### WHAT TO WORK ON
Transcribe the records from the line containing "English | 2.49 | 67" onward, up to and including the final line, exactly and without anything else.

### MATERIAL PROVIDED
****
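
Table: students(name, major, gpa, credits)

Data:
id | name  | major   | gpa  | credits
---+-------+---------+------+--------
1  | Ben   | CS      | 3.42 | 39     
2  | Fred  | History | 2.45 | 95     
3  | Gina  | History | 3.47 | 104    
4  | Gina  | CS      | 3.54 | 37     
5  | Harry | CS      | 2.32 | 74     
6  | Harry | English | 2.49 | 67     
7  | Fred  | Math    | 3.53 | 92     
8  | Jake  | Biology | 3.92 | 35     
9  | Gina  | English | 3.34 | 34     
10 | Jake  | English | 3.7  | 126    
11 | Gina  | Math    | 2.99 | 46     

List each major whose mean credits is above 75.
SELECT major, AVG(credits)
FROM students
GROUP BY major
HAVING AVG(credits) > 75

Result:
  English: avg=75.67
  History: avg=99.50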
****
### EXERCISE RESPONSE
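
6  | Harry | English | 2.49 | 67     
7  | Fred  | Math    | 3.53 | 92     
8  | Jake  | Biology | 3.92 | 35     
9  | Gina  | English | 3.34 | 34     
10 | Jake  | English | 3.7  | 126    
11 | Gina  | Math    | 2.99 | 46     

List each major whose mean credits is above 75.
SELECT major, AVG(credits)
FROM students
GROUP BY major
HAVING AVG(credits) > 75

Result:
  English: avg=75.67
  History: avg=99.50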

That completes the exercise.